### TRY IT
Working line by line, output the entries below exactly as they appear.

### RECORDS TO USE
================

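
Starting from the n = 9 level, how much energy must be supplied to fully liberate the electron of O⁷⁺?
10.750 eV

The ionization energy is the energy needed to remove the electron completely (n → ∞).

For a hydrogen-like ion with Z = 8, E_n = -13.6057 Z² / n² eV.

At n = 9: E_9 = -13.6057 × 8² / 9² = -10.750183 eV
At n = ∞: E_∞ = 0 eV

Ionization energy = E_∞ - E_9 = 0 - (-10.750183) = 10.750183 eV
Ionization energy ≈ 10.750 eV

This is also called the binding energy of the electron in state n = 9.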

================

### OUTPUT FOR THIS EXERCISE
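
Starting from the n = 9 level, how much energy must be supplied to fully liberate the electron of O⁷⁺?
10.750 eV

The ionization energy is the energy needed to remove the electron completely (n → ∞).

For a hydrogen-like ion with Z = 8, E_n = -13.6057 Z² / n² eV.

At n = 9: E_9 = -13.6057 × 8² / 9² = -10.750183 eV
At n = ∞: E_∞ = 0 eV

Ionization energy = E_∞ - E_9 = 0 - (-10.750183) = 10.750183 eV
Ionization energy ≈ 10.750 eV

This is also called the binding energy of the electron in state n = 9.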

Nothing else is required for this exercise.